### Input

[Start of Attachment]

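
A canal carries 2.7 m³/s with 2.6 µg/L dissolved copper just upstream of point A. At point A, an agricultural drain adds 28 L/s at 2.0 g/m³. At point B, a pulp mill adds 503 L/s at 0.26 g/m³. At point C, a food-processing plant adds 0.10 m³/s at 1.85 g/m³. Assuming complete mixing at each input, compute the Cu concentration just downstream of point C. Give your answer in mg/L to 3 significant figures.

0.114 mg/L

2.6 µg/L = 0.0026 mg/L.
28 L/s = 0.028 m³/s.
After input A: C = (2.7·0.0026 + 0.028·2) / 2.728 = 0.0231 mg/L.
503 L/s = 0.503 m³/s.
After input B: C = (2.728·0.0231 + 0.503·0.26) / 3.231 = 0.05998 mg/L.
After input C: C = (3.231·0.05998 + 0.1·1.85) / 3.331 = 0.1137 mg/L.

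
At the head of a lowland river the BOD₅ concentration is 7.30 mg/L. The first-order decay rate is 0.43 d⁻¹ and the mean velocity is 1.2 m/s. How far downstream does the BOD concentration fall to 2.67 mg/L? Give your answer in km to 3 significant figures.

From C = C₀·e^(−kt), t = ln(C₀/C)/k = ln(7.30/2.67)/0.43 = 1.006/0.43 = 2.339 d.
Distance = v·t = 1.2 m/s × 2.021e+05 s = 2.425e+05 m = 242.5 km.

243 km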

[End of Attachment]

### What is being asked
Each entry shown above must be retyped word for word.

### Reply to the exercise
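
A canal carries 2.7 m³/s with 2.6 µg/L dissolved copper just upstream of point A. At point A, an agricultural drain adds 28 L/s at 2.0 g/m³. At point B, a pulp mill adds 503 L/s at 0.26 g/m³. At point C, a food-processing plant adds 0.10 m³/s at 1.85 g/m³. Assuming complete mixing at each input, compute the Cu concentration just downstream of point C. Give your answer in mg/L to 3 significant figures.

0.114 mg/L

2.6 µg/L = 0.0026 mg/L.
28 L/s = 0.028 m³/s.
After input A: C = (2.7·0.0026 + 0.028·2) / 2.728 = 0.0231 mg/L.
503 L/s = 0.503 m³/s.
After input B: C = (2.728·0.0231 + 0.503·0.26) / 3.231 = 0.05998 mg/L.
After input C: C = (3.231·0.05998 + 0.1·1.85) / 3.331 = 0.1137 mg/L.

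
At the head of a lowland river the BOD₅ concentration is 7.30 mg/L. The first-order decay rate is 0.43 d⁻¹ and the mean velocity is 1.2 m/s. How far downstream does the BOD concentration fall to 2.67 mg/L? Give your answer in km to 3 significant figures.

From C = C₀·e^(−kt), t = ln(C₀/C)/k = ln(7.30/2.67)/0.43 = 1.006/0.43 = 2.339 d.
Distance = v·t = 1.2 m/s × 2.021e+05 s = 2.425e+05 m = 242.5 km.

243 km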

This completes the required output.